=== Section Start ===

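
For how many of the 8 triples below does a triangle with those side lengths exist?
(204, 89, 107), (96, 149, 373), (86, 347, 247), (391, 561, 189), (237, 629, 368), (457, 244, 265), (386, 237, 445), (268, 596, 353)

4

(89,107,204): 89+107 ≤ 204 → not valid
(96,149,373): 96+149 ≤ 373 → not valid
(86,247,347): 86+247 ≤ 347 → not valid
(189,391,561): 189+391 > 561 → valid
(237,368,629): 237+368 ≤ 629 → not valid
(244,265,457): 244+265 > 457 → valid
(237,386,445): 237+386 > 445 → valid
(268,353,596): 268+353 > 596 → valid
4 of the 8 triples form a triangle.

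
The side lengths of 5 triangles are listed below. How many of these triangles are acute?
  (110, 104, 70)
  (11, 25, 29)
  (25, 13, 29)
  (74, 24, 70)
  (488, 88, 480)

(110,104,70): 70²+104² = 15716 > 12100 = 110² → acute
(11,25,29): 11²+25² = 746 < 841 = 29² → obtuse
(25,13,29): 13²+25² = 794 < 841 = 29² → obtuse
(74,24,70): 24²+70² = 5476 = 74² → right
(488,88,480): 88²+480² = 238144 = 488² → right
1 of the 5 is acute.

1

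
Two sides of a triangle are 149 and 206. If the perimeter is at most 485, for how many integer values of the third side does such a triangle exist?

73

Triangle inequality: 57 < x < 355. Perimeter ≤ 485 gives x ≤ 485 − 149 − 206 = 130.
So 57 < x ≤ 130; integers 58 through 130: 73 values.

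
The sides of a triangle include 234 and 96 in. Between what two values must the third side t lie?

By the triangle inequality, t must be less than 234 + 96 = 330 and greater than |234 − 96| = 138.

138 < t < 330 (in)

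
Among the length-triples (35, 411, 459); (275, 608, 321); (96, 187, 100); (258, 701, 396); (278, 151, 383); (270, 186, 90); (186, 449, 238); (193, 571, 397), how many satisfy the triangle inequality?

(35,411,459): 35+411 ≤ 459 → not valid
(275,321,608): 275+321 ≤ 608 → not valid
(96,100,187): 96+100 > 187 → valid
(258,396,701): 258+396 ≤ 701 → not valid
(151,278,383): 151+278 > 383 → valid
(90,186,270): 90+186 > 270 → valid
(186,238,449): 186+238 ≤ 449 → not valid
(193,397,571): 193+397 > 571 → valid
4 of the 8 triples form a triangle.

4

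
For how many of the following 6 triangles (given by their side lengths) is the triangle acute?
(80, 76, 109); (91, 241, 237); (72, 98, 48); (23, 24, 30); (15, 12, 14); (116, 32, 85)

4

(80,76,109): 76²+80² = 12176 > 11881 = 109² → acute
(91,241,237): 91²+237² = 64450 > 58081 = 241² → acute
(72,98,48): 48²+72² = 7488 < 9604 = 98² → obtuse
(23,24,30): 23²+24² = 1105 > 900 = 30² → acute
(15,12,14): 12²+14² = 340 > 225 = 15² → acute
(116,32,85): 32²+85² = 8249 < 13456 = 116² → obtuse
4 of the 6 are acute.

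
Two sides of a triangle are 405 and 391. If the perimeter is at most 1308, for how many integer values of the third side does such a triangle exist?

498

Triangle inequality: 14 < x < 796. Perimeter ≤ 1308 gives x ≤ 1308 − 405 − 391 = 512.
So 14 < x ≤ 512; integers 15 through 512: 498 values.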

=== Section End ===

• [Task prompt]
Among the lines of the records above, count those holding the string "triangles", and report only the number.

• [Result for this task]
2